Please restate the entire listing verbatim.

[[ Task material open ]]

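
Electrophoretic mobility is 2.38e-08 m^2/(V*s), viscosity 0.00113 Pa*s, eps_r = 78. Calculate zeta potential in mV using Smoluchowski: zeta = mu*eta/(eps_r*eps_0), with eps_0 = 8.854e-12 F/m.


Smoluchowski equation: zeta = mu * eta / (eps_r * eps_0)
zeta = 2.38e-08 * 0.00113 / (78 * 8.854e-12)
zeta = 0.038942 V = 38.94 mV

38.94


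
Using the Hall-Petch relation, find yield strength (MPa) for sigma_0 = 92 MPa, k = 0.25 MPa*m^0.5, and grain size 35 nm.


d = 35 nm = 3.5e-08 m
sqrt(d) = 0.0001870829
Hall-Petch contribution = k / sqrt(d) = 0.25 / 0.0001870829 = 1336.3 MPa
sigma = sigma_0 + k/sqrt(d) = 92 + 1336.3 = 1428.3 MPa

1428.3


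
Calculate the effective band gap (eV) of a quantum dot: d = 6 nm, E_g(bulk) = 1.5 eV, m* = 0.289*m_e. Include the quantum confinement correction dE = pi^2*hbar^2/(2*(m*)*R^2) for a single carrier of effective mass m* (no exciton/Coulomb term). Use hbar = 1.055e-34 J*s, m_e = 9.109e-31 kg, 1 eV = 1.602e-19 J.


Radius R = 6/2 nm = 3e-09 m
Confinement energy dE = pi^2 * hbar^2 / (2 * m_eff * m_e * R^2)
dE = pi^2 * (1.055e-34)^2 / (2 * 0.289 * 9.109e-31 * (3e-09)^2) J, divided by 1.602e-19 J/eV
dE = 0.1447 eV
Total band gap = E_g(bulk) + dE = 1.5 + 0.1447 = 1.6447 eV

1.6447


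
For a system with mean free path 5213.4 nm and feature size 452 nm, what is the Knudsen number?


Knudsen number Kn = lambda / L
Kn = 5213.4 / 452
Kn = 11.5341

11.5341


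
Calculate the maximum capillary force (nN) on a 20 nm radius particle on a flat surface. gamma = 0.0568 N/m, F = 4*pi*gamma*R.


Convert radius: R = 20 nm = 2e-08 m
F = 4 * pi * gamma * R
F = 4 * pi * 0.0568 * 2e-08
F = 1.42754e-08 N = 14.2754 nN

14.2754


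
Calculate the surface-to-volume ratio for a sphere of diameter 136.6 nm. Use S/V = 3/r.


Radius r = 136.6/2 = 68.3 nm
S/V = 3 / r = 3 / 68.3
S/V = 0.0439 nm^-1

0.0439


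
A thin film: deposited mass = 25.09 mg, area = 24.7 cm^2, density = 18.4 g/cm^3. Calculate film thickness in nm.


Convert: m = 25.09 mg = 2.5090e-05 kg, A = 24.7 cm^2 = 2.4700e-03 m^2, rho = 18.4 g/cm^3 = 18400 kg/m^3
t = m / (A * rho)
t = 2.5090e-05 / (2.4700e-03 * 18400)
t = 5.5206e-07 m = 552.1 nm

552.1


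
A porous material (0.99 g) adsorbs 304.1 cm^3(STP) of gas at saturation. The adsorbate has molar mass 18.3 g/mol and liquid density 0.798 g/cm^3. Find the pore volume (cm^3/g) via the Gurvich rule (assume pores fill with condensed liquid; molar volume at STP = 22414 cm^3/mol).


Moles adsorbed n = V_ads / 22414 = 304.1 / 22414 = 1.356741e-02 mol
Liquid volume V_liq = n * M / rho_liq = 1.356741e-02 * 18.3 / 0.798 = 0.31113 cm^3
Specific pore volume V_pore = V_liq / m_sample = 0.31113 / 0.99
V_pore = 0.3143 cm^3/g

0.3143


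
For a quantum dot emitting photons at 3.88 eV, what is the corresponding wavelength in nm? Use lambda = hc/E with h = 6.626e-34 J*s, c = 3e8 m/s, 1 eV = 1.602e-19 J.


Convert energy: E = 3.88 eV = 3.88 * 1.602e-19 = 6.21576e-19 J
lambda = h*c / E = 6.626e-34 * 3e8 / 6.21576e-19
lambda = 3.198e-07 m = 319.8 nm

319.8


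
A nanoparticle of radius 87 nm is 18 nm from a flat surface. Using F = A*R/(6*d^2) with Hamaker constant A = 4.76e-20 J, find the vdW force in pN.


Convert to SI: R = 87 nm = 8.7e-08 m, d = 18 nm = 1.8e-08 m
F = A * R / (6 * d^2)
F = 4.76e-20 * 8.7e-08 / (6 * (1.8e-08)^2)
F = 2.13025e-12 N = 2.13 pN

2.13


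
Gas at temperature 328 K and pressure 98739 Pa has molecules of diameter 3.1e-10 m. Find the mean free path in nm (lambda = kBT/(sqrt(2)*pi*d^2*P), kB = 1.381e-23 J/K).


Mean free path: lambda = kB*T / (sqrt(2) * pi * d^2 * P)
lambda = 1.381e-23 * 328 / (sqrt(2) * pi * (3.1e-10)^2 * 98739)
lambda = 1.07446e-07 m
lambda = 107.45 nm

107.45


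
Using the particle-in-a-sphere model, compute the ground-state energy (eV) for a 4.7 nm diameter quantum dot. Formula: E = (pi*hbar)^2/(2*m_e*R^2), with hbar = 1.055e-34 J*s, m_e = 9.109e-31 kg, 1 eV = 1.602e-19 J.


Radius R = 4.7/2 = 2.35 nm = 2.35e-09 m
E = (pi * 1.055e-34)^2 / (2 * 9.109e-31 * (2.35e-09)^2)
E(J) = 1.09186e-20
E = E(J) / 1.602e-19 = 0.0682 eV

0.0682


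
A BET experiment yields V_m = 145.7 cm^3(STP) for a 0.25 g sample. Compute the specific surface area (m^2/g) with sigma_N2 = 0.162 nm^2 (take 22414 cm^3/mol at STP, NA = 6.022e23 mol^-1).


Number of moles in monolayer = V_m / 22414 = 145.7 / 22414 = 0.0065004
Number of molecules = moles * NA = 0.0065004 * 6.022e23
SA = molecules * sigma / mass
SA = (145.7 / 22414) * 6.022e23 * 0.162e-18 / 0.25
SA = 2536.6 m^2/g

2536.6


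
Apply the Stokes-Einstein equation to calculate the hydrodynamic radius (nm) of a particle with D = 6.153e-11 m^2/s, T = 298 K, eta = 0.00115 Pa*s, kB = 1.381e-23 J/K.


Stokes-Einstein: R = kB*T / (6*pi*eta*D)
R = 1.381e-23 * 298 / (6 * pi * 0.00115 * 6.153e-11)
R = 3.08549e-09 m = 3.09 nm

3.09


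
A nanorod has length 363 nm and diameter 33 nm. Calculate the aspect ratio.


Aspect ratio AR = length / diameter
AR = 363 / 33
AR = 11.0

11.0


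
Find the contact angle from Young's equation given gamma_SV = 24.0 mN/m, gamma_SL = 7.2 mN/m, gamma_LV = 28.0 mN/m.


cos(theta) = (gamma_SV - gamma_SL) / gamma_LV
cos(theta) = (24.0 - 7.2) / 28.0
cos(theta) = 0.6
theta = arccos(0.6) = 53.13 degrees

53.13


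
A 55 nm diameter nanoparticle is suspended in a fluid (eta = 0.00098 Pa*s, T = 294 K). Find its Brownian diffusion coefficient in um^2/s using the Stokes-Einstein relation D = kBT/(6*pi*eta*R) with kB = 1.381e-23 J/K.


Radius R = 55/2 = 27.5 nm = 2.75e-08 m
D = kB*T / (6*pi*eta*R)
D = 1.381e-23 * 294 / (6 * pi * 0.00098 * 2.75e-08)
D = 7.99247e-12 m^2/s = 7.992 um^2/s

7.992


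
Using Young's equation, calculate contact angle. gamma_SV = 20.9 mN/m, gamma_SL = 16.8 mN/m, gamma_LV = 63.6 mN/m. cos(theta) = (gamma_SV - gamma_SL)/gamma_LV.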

[[ Task material closed ]]

**Solution below:**
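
Electrophoretic mobility is 2.38e-08 m^2/(V*s), viscosity 0.00113 Pa*s, eps_r = 78. Calculate zeta potential in mV using Smoluchowski: zeta = mu*eta/(eps_r*eps_0), with eps_0 = 8.854e-12 F/m.


Smoluchowski equation: zeta = mu * eta / (eps_r * eps_0)
zeta = 2.38e-08 * 0.00113 / (78 * 8.854e-12)
zeta = 0.038942 V = 38.94 mV

38.94


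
Using the Hall-Petch relation, find yield strength (MPa) for sigma_0 = 92 MPa, k = 0.25 MPa*m^0.5, and grain size 35 nm.


d = 35 nm = 3.5e-08 m
sqrt(d) = 0.0001870829
Hall-Petch contribution = k / sqrt(d) = 0.25 / 0.0001870829 = 1336.3 MPa
sigma = sigma_0 + k/sqrt(d) = 92 + 1336.3 = 1428.3 MPa

1428.3


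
Calculate the effective band gap (eV) of a quantum dot: d = 6 nm, E_g(bulk) = 1.5 eV, m* = 0.289*m_e. Include the quantum confinement correction dE = pi^2*hbar^2/(2*(m*)*R^2) for a single carrier of effective mass m* (no exciton/Coulomb term). Use hbar = 1.055e-34 J*s, m_e = 9.109e-31 kg, 1 eV = 1.602e-19 J.


Radius R = 6/2 nm = 3e-09 m
Confinement energy dE = pi^2 * hbar^2 / (2 * m_eff * m_e * R^2)
dE = pi^2 * (1.055e-34)^2 / (2 * 0.289 * 9.109e-31 * (3e-09)^2) J, divided by 1.602e-19 J/eV
dE = 0.1447 eV
Total band gap = E_g(bulk) + dE = 1.5 + 0.1447 = 1.6447 eV

1.6447


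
For a system with mean free path 5213.4 nm and feature size 452 nm, what is the Knudsen number?


Knudsen number Kn = lambda / L
Kn = 5213.4 / 452
Kn = 11.5341

11.5341


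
Calculate the maximum capillary force (nN) on a 20 nm radius particle on a flat surface. gamma = 0.0568 N/m, F = 4*pi*gamma*R.


Convert radius: R = 20 nm = 2e-08 m
F = 4 * pi * gamma * R
F = 4 * pi * 0.0568 * 2e-08
F = 1.42754e-08 N = 14.2754 nN

14.2754


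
Calculate the surface-to-volume ratio for a sphere of diameter 136.6 nm. Use S/V = 3/r.


Radius r = 136.6/2 = 68.3 nm
S/V = 3 / r = 3 / 68.3
S/V = 0.0439 nm^-1

0.0439


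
A thin film: deposited mass = 25.09 mg, area = 24.7 cm^2, density = 18.4 g/cm^3. Calculate film thickness in nm.


Convert: m = 25.09 mg = 2.5090e-05 kg, A = 24.7 cm^2 = 2.4700e-03 m^2, rho = 18.4 g/cm^3 = 18400 kg/m^3
t = m / (A * rho)
t = 2.5090e-05 / (2.4700e-03 * 18400)
t = 5.5206e-07 m = 552.1 nm

552.1


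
A porous material (0.99 g) adsorbs 304.1 cm^3(STP) of gas at saturation. The adsorbate has molar mass 18.3 g/mol and liquid density 0.798 g/cm^3. Find the pore volume (cm^3/g) via the Gurvich rule (assume pores fill with condensed liquid; molar volume at STP = 22414 cm^3/mol).


Moles adsorbed n = V_ads / 22414 = 304.1 / 22414 = 1.356741e-02 mol
Liquid volume V_liq = n * M / rho_liq = 1.356741e-02 * 18.3 / 0.798 = 0.31113 cm^3
Specific pore volume V_pore = V_liq / m_sample = 0.31113 / 0.99
V_pore = 0.3143 cm^3/g

0.3143


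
For a quantum dot emitting photons at 3.88 eV, what is the corresponding wavelength in nm? Use lambda = hc/E with h = 6.626e-34 J*s, c = 3e8 m/s, 1 eV = 1.602e-19 J.


Convert energy: E = 3.88 eV = 3.88 * 1.602e-19 = 6.21576e-19 J
lambda = h*c / E = 6.626e-34 * 3e8 / 6.21576e-19
lambda = 3.198e-07 m = 319.8 nm

319.8


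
A nanoparticle of radius 87 nm is 18 nm from a flat surface. Using F = A*R/(6*d^2) with Hamaker constant A = 4.76e-20 J, find the vdW force in pN.


Convert to SI: R = 87 nm = 8.7e-08 m, d = 18 nm = 1.8e-08 m
F = A * R / (6 * d^2)
F = 4.76e-20 * 8.7e-08 / (6 * (1.8e-08)^2)
F = 2.13025e-12 N = 2.13 pN

2.13


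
Gas at temperature 328 K and pressure 98739 Pa has molecules of diameter 3.1e-10 m. Find the mean free path in nm (lambda = kBT/(sqrt(2)*pi*d^2*P), kB = 1.381e-23 J/K).


Mean free path: lambda = kB*T / (sqrt(2) * pi * d^2 * P)
lambda = 1.381e-23 * 328 / (sqrt(2) * pi * (3.1e-10)^2 * 98739)
lambda = 1.07446e-07 m
lambda = 107.45 nm

107.45


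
Using the particle-in-a-sphere model, compute the ground-state energy (eV) for a 4.7 nm diameter quantum dot. Formula: E = (pi*hbar)^2/(2*m_e*R^2), with hbar = 1.055e-34 J*s, m_e = 9.109e-31 kg, 1 eV = 1.602e-19 J.


Radius R = 4.7/2 = 2.35 nm = 2.35e-09 m
E = (pi * 1.055e-34)^2 / (2 * 9.109e-31 * (2.35e-09)^2)
E(J) = 1.09186e-20
E = E(J) / 1.602e-19 = 0.0682 eV

0.0682


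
A BET experiment yields V_m = 145.7 cm^3(STP) for a 0.25 g sample. Compute the specific surface area (m^2/g) with sigma_N2 = 0.162 nm^2 (take 22414 cm^3/mol at STP, NA = 6.022e23 mol^-1).


Number of moles in monolayer = V_m / 22414 = 145.7 / 22414 = 0.0065004
Number of molecules = moles * NA = 0.0065004 * 6.022e23
SA = molecules * sigma / mass
SA = (145.7 / 22414) * 6.022e23 * 0.162e-18 / 0.25
SA = 2536.6 m^2/g

2536.6


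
Apply the Stokes-Einstein equation to calculate the hydrodynamic radius (nm) of a particle with D = 6.153e-11 m^2/s, T = 298 K, eta = 0.00115 Pa*s, kB = 1.381e-23 J/K.


Stokes-Einstein: R = kB*T / (6*pi*eta*D)
R = 1.381e-23 * 298 / (6 * pi * 0.00115 * 6.153e-11)
R = 3.08549e-09 m = 3.09 nm

3.09


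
A nanorod has length 363 nm and diameter 33 nm. Calculate the aspect ratio.


Aspect ratio AR = length / diameter
AR = 363 / 33
AR = 11.0

11.0


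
Find the contact angle from Young's equation given gamma_SV = 24.0 mN/m, gamma_SL = 7.2 mN/m, gamma_LV = 28.0 mN/m.


cos(theta) = (gamma_SV - gamma_SL) / gamma_LV
cos(theta) = (24.0 - 7.2) / 28.0
cos(theta) = 0.6
theta = arccos(0.6) = 53.13 degrees

53.13


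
A 55 nm diameter nanoparticle is suspended in a fluid (eta = 0.00098 Pa*s, T = 294 K). Find its Brownian diffusion coefficient in um^2/s using the Stokes-Einstein relation D = kBT/(6*pi*eta*R) with kB = 1.381e-23 J/K.


Radius R = 55/2 = 27.5 nm = 2.75e-08 m
D = kB*T / (6*pi*eta*R)
D = 1.381e-23 * 294 / (6 * pi * 0.00098 * 2.75e-08)
D = 7.99247e-12 m^2/s = 7.992 um^2/s

7.992


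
Using Young's equation, calculate contact angle. gamma_SV = 20.9 mN/m, gamma_SL = 16.8 mN/m, gamma_LV = 63.6 mN/m. cos(theta) = (gamma_SV - gamma_SL)/gamma_LV.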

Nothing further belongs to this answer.